(Stored items)
*****

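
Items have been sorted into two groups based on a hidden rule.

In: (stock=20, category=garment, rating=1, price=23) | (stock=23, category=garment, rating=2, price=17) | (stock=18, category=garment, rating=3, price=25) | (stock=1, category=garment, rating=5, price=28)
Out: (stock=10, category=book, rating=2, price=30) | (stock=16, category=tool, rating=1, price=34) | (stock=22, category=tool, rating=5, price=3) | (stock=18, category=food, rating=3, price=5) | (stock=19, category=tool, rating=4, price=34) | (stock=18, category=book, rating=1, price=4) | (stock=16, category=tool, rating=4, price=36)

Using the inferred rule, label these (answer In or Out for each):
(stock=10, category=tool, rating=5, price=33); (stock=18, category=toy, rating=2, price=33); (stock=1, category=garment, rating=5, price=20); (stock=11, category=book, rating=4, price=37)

The classifier is using: category is garment.
(stock=10, category=tool, rating=5, price=33) → category is tool → Out.
(stock=18, category=toy, rating=2, price=33) → category is toy → Out.
(stock=1, category=garment, rating=5, price=20) → category is garment → In.
(stock=11, category=book, rating=4, price=37) → category is book → Out.

Out, Out, In, Out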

*****

__Required action__: Reproduce all entries. Keep them exact.

__Reply__:
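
Items have been sorted into two groups based on a hidden rule.

In: (stock=20, category=garment, rating=1, price=23) | (stock=23, category=garment, rating=2, price=17) | (stock=18, category=garment, rating=3, price=25) | (stock=1, category=garment, rating=5, price=28)
Out: (stock=10, category=book, rating=2, price=30) | (stock=16, category=tool, rating=1, price=34) | (stock=22, category=tool, rating=5, price=3) | (stock=18, category=food, rating=3, price=5) | (stock=19, category=tool, rating=4, price=34) | (stock=18, category=book, rating=1, price=4) | (stock=16, category=tool, rating=4, price=36)

Using the inferred rule, label these (answer In or Out for each):
(stock=10, category=tool, rating=5, price=33); (stock=18, category=toy, rating=2, price=33); (stock=1, category=garment, rating=5, price=20); (stock=11, category=book, rating=4, price=37)

The classifier is using: category is garment.
(stock=10, category=tool, rating=5, price=33) → category is tool → Out.
(stock=18, category=toy, rating=2, price=33) → category is toy → Out.
(stock=1, category=garment, rating=5, price=20) → category is garment → In.
(stock=11, category=book, rating=4, price=37) → category is book → Out.

Out, Out, In, Out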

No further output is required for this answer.